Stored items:
%%

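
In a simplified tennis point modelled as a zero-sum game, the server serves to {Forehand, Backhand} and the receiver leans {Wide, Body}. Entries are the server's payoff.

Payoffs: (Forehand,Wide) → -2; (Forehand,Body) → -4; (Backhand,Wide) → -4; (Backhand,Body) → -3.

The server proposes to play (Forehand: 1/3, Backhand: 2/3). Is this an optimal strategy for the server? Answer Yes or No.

Against Wide this mix gives (1/3)·(-2) + (2/3)·(-4) = -10/3.
Against Body this mix gives (1/3)·(-4) + (2/3)·(-3) = -10/3.
All of the receiver's active replies (Wide, Body) yield -10/3, and no column does worse for the server. The mix makes the receiver indifferent and guarantees -10/3, so it is optimal.

Yes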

%%

Write out exactly the lines that begin at the one containing "Payoffs: (Forehand,Wide) →" and continue through the last line of the data, and only those.

■ Solution ■
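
Payoffs: (Forehand,Wide) → -2; (Forehand,Body) → -4; (Backhand,Wide) → -4; (Backhand,Body) → -3.

The server proposes to play (Forehand: 1/3, Backhand: 2/3). Is this an optimal strategy for the server? Answer Yes or No.

Against Wide this mix gives (1/3)·(-2) + (2/3)·(-4) = -10/3.
Against Body this mix gives (1/3)·(-4) + (2/3)·(-3) = -10/3.
All of the receiver's active replies (Wide, Body) yield -10/3, and no column does worse for the server. The mix makes the receiver indifferent and guarantees -10/3, so it is optimal.

Yes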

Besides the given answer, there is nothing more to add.